## [Required action]
Find the line that contains "Produce a shortest". Then set down that line and all the lines after it, to the end of the records, exactly and with nothing added.
------------------------------------------------
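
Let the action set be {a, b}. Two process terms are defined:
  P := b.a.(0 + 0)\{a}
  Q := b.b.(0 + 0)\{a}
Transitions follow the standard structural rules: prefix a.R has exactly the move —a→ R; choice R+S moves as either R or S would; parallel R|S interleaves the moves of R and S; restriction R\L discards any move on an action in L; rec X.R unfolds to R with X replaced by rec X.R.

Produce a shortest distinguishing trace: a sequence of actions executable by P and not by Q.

ba

P's transition system — 3 states:
  m0 = b.a.(0 + 0)\{a} → ··b··> m1
  m1 = a.(0 + 0)\{a} → ··a··> m2
  m2 = (0 + 0)\{a} → stopped
Q's transition system — 3 states:
  n0 = b.b.(0 + 0)\{a} → ··b··> n1
  n1 = b.(0 + 0)\{a} → ··b··> n2
  n2 = (0 + 0)\{a} → stopped
Trace ⟨ba⟩ through P, begin at {m0}:
  step 1 (b): {m1}
  step 2 (a): {m2}
  ✓ P
Trace ⟨ba⟩ through Q, begin at {n0}:
  step 1 (b): {n1}
  step 2 (a): ∅ (Q stuck)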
------------------------------------------------
## [Result of the exercise]
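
Produce a shortest distinguishing trace: a sequence of actions executable by P and not by Q.

ba

P's transition system — 3 states:
  m0 = b.a.(0 + 0)\{a} → ··b··> m1
  m1 = a.(0 + 0)\{a} → ··a··> m2
  m2 = (0 + 0)\{a} → stopped
Q's transition system — 3 states:
  n0 = b.b.(0 + 0)\{a} → ··b··> n1
  n1 = b.(0 + 0)\{a} → ··b··> n2
  n2 = (0 + 0)\{a} → stopped
Trace ⟨ba⟩ through P, begin at {m0}:
  step 1 (b): {m1}
  step 2 (a): {m2}
  ✓ P
Trace ⟨ba⟩ through Q, begin at {n0}:
  step 1 (b): {n1}
  step 2 (a): ∅ (Q stuck)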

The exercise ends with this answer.